» **Task brief**:
Please retype the material beneath this task exactly, starting with its first line and finishing with the line containing "Answer: -1408".

──────── Records shown ────────

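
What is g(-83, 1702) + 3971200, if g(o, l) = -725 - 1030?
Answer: 3969445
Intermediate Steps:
g(o, l) = -1755
g(-83, 1702) + 3971200 = -1755 + 3971200 = 3969445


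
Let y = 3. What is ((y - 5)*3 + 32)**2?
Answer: 676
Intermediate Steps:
((y - 5)*3 + 32)**2 = ((3 - 5)*3 + 32)**2 = (-2*3 + 32)**2 = (-6 + 32)**2 = 26**2 = 676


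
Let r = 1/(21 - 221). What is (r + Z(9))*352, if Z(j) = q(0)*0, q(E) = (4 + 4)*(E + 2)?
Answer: -44/25 ≈ -1.7600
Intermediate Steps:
r = -1/200 (r = 1/(-200) = -1/200 ≈ -0.0050000)
q(E) = 16 + 8*E (q(E) = 8*(2 + E) = 16 + 8*E)
Z(j) = 0 (Z(j) = (16 + 8*0)*0 = (16 + 0)*0 = 16*0 = 0)
(r + Z(9))*352 = (-1/200 + 0)*352 = -1/200*352 = -44/25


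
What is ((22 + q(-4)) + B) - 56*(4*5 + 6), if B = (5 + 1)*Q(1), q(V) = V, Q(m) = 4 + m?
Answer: -1408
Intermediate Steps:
B = 30 (B = (5 + 1)*(4 + 1) = 6*5 = 30)
((22 + q(-4)) + B) - 56*(4*5 + 6) = ((22 - 4) + 30) - 56*(4*5 + 6) = (18 + 30) - 56*(20 + 6) = 48 - 56*26 = 48 - 1456 = -1408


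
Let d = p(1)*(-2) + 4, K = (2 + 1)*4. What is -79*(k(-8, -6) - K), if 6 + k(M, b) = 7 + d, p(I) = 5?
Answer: 1343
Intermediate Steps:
K = 12 (K = 3*4 = 12)
d = -6 (d = 5*(-2) + 4 = -10 + 4 = -6)
k(M, b) = -5 (k(M, b) = -6 + (7 - 6) = -6 + 1 = -5)
-79*(k(-8, -6) - K) = -79*(-5 - 1*12) = -79*(-5 - 12) = -79*(-17) = 1343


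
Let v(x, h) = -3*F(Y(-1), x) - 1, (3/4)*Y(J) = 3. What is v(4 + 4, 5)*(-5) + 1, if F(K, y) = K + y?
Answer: 186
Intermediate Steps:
Y(J) = 4 (Y(J) = (4/3)*3 = 4)
v(x, h) = -13 - 3*x (v(x, h) = -3*(4 + x) - 1 = (-12 - 3*x) - 1 = -13 - 3*x)
v(4 + 4, 5)*(-5) + 1 = (-13 - 3*(4 + 4))*(-5) + 1 = (-13 - 3*8)*(-5) + 1 = (-13 - 24)*(-5) + 1 = -37*(-5) + 1 = 185 + 1 = 186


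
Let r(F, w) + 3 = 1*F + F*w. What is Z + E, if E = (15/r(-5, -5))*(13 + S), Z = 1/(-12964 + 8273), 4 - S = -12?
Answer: 2040568/79747 ≈ 25.588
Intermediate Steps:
S = 16 (S = 4 - 1*(-12) = 4 + 12 = 16)
Z = -1/4691 (Z = 1/(-4691) = -1/4691 ≈ -0.00021317)
r(F, w) = -3 + F + F*w (r(F, w) = -3 + (1*F + F*w) = -3 + (F + F*w) = -3 + F + F*w)
E = 435/17 (E = (15/(-3 - 5 - 5*(-5)))*(13 + 16) = (15/(-3 - 5 + 25))*29 = (15/17)*29 = 435/17 ≈ 25.588)
Z + E = -1/4691 + 435/17 = 2040568/79747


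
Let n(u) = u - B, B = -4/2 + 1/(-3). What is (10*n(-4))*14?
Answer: -700/3 ≈ -233.33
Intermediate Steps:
B = -7/3 (B = -4*1/2 + 1*(-1/3) = -2 - 1/3 = -7/3 ≈ -2.3333)
n(u) = 7/3 + u (n(u) = u - 1*(-7/3) = u + 7/3 = 7/3 + u)
(10*n(-4))*14 = (10*(7/3 - 4))*14 = (10*(-5/3))*14 = -50/3*14 = -700/3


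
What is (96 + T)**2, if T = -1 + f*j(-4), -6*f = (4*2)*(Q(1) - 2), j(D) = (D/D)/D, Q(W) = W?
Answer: 80656/9 ≈ 8961.8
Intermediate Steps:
j(D) = 1/D
f = 4/3 (f = -4*2*(1 - 2)/6 = -4*(-1)/3 = -1/6*(-8) = 4/3 ≈ 1.3333)
T = -4/3 (T = -1 + (4/3)/(-4) = -1 + (4/3)*(-1/4) = -1 - 1/3 = -4/3 ≈ -1.3333)
(96 + T)**2 = (96 - 4/3)**2 = (284/3)**2 = 80656/9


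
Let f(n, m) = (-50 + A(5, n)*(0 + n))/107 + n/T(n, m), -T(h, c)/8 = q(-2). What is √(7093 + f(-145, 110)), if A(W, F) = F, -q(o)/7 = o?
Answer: √65438053023/2996 ≈ 85.383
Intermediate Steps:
q(o) = -7*o
T(h, c) = -112 (T(h, c) = -(-56)*(-2) = -8*14 = -112)
f(n, m) = -50/107 - n/112 + n²/107 (f(n, m) = (-50 + n*(0 + n))/107 + n/(-112) = (-50 + n*n)*(1/107) + n*(-1/112) = (-50 + n²)*(1/107) - n/112 = (-50/107 + n²/107) - n/112 = -50/107 - n/112 + n²/107)
√(7093 + f(-145, 110)) = √(7093 + (-50/107 - 1/112*(-145) + (1/107)*(-145)²)) = √(7093 + (-50/107 + 145/112 + (1/107)*21025)) = √(7093 + (-50/107 + 145/112 + 21025/107)) = √(7093 + 2364715/11984) = √(87367227/11984) = √65438053023/2996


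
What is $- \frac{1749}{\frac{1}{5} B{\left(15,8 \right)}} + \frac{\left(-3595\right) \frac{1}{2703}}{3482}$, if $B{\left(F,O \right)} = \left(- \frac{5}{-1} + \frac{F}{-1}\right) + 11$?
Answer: $- \frac{82306596865}{9411846} \approx -8745.0$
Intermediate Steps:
$B{\left(F,O \right)} = 16 - F$ ($B{\left(F,O \right)} = \left(\left(-5\right) \left(-1\right) + F \left(-1\right)\right) + 11 = \left(5 - F\right) + 11 = 16 - F$)
$- \frac{1749}{\frac{1}{5} B{\left(15,8 \right)}} + \frac{\left(-3595\right) \frac{1}{2703}}{3482} = - \frac{1749}{\frac{1}{5} \left(16 - 15\right)} + \frac{\left(-3595\right) \frac{1}{2703}}{3482} = - \frac{1749}{\frac{1}{5} \left(16 - 15\right)} + \left(-3595\right) \frac{1}{2703} \cdot \frac{1}{3482} = - \frac{1749}{\frac{1}{5} \cdot 1} - \frac{3595}{9411846} = - 1749 \frac{1}{\frac{1}{5}} - \frac{3595}{9411846} = \left(-1749\right) 5 - \frac{3595}{9411846} = -8745 - \frac{3595}{9411846} = - \frac{82306596865}{9411846}$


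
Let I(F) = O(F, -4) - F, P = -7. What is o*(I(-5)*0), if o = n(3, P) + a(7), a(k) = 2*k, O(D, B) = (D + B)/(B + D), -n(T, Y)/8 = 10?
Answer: 0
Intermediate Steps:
n(T, Y) = -80 (n(T, Y) = -8*10 = -80)
O(D, B) = 1 (O(D, B) = (B + D)/(B + D) = 1)
I(F) = 1 - F
o = -66 (o = -80 + 2*7 = -80 + 14 = -66)
o*(I(-5)*0) = -66*(1 - 1*(-5))*0 = -66*(1 + 5)*0 = -396*0 = -66*0 = 0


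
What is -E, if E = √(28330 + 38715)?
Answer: -√67045 ≈ -258.93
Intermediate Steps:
E = √67045 ≈ 258.93
-E = -√67045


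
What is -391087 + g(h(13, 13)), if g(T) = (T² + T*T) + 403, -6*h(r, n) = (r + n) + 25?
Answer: -781079/2 ≈ -3.9054e+5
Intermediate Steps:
h(r, n) = -25/6 - n/6 - r/6 (h(r, n) = -((r + n) + 25)/6 = -((n + r) + 25)/6 = -(25 + n + r)/6 = -25/6 - n/6 - r/6)
g(T) = 403 + 2*T² (g(T) = (T² + T²) + 403 = 2*T² + 403 = 403 + 2*T²)
-391087 + g(h(13, 13)) = -391087 + (403 + 2*(-25/6 - ⅙*13 - ⅙*13)²) = -391087 + (403 + 2*(-25/6 - 13/6 - 13/6)²) = -391087 + (403 + 2*(-17/2)²) = -391087 + (403 + 2*(289/4)) = -391087 + (403 + 289/2) = -391087 + 1095/2 = -781079/2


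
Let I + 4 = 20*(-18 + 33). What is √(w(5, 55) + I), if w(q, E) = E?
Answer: 3*√39 ≈ 18.735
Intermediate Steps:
I = 296 (I = -4 + 20*(-18 + 33) = -4 + 20*15 = -4 + 300 = 296)
√(w(5, 55) + I) = √(55 + 296) = √351 = 3*√39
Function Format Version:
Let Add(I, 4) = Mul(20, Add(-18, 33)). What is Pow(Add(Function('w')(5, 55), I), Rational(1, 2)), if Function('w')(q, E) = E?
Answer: Mul(3, Pow(39, Rational(1, 2))) ≈ 18.735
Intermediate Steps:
I = 296 (I = Add(-4, Mul(20, Add(-18, 33))) = Add(-4, Mul(20, 15)) = Add(-4, 300) = 296)
Pow(Add(Function('w')(5, 55), I), Rational(1, 2)) = Pow(Add(55, 296), Rational(1, 2)) = Pow(351, Rational(1, 2)) = Mul(3, Pow(39, Rational(1, 2)))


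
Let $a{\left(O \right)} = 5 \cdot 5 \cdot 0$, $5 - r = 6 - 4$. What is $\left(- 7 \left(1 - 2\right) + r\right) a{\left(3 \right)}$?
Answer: $0$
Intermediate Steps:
$r = 3$ ($r = 5 - \left(6 - 4\right) = 5 - 2 = 3$)
$a{\left(O \right)} = 0$ ($a{\left(O \right)} = 25 \cdot 0 = 0$)
$\left(- 7 \left(1 - 2\right) + r\right) a{\left(3 \right)} = \left(- 7 \left(1 - 2\right) + 3\right) 0 = \left(\left(-7\right) \left(-1\right) + 3\right) 0 = \left(7 + 3\right) 0 = 10 \cdot 0 = 0$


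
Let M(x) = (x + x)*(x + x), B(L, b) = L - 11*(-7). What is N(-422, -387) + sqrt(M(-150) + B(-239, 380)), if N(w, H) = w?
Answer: -422 + 3*sqrt(9982) ≈ -122.27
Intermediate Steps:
B(L, b) = 77 + L (B(L, b) = L + 77 = 77 + L)
M(x) = 4*x**2 (M(x) = (2*x)*(2*x) = 4*x**2)
N(-422, -387) + sqrt(M(-150) + B(-239, 380)) = -422 + sqrt(4*(-150)**2 + (77 - 239)) = -422 + sqrt(4*22500 - 162) = -422 + sqrt(90000 - 162) = -422 + sqrt(89838) = -422 + 3*sqrt(9982)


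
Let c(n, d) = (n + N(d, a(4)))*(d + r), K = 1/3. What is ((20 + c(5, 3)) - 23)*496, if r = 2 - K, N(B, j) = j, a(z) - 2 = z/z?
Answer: 51088/3 ≈ 17029.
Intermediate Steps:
K = 1/3 (K = 1*(1/3) = 1/3 ≈ 0.33333)
a(z) = 3 (a(z) = 2 + z/z = 2 + 1 = 3)
r = 5/3 (r = 2 - 1*1/3 = 2 - 1/3 = 5/3 ≈ 1.6667)
c(n, d) = (3 + n)*(5/3 + d) (c(n, d) = (n + 3)*(d + 5/3) = (3 + n)*(5/3 + d))
((20 + c(5, 3)) - 23)*496 = ((20 + (5 + 3*3 + (5/3)*5 + 3*5)) - 23)*496 = ((20 + (5 + 9 + 25/3 + 15)) - 23)*496 = ((20 + 112/3) - 23)*496 = (172/3 - 23)*496 = (103/3)*496 = 51088/3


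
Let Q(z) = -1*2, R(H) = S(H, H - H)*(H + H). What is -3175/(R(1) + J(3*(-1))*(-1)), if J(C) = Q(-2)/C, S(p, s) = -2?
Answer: 9525/14 ≈ 680.36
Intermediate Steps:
R(H) = -4*H (R(H) = -2*(H + H) = -4*H)
Q(z) = -2
J(C) = -2/C
-3175/(R(1) + J(3*(-1))*(-1)) = -3175/(-4*1 - 2/(3*(-1))*(-1)) = -3175/(-4 - 2/(-3)*(-1)) = -3175/(-4 - 2*(-1/3)*(-1)) = -3175/(-4 + (2/3)*(-1)) = -3175/(-4 - 2/3) = -3175/(-14/3) = -3175*(-3/14) = 9525/14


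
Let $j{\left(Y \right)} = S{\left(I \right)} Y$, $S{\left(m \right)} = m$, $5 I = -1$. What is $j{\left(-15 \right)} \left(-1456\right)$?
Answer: $-4368$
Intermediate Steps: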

────────

» **Your solution**:
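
What is g(-83, 1702) + 3971200, if g(o, l) = -725 - 1030?
Answer: 3969445
Intermediate Steps:
g(o, l) = -1755
g(-83, 1702) + 3971200 = -1755 + 3971200 = 3969445


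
Let y = 3. What is ((y - 5)*3 + 32)**2?
Answer: 676
Intermediate Steps:
((y - 5)*3 + 32)**2 = ((3 - 5)*3 + 32)**2 = (-2*3 + 32)**2 = (-6 + 32)**2 = 26**2 = 676


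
Let r = 1/(21 - 221). What is (r + Z(9))*352, if Z(j) = q(0)*0, q(E) = (4 + 4)*(E + 2)?
Answer: -44/25 ≈ -1.7600
Intermediate Steps:
r = -1/200 (r = 1/(-200) = -1/200 ≈ -0.0050000)
q(E) = 16 + 8*E (q(E) = 8*(2 + E) = 16 + 8*E)
Z(j) = 0 (Z(j) = (16 + 8*0)*0 = (16 + 0)*0 = 16*0 = 0)
(r + Z(9))*352 = (-1/200 + 0)*352 = -1/200*352 = -44/25


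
What is ((22 + q(-4)) + B) - 56*(4*5 + 6), if B = (5 + 1)*Q(1), q(V) = V, Q(m) = 4 + m?
Answer: -1408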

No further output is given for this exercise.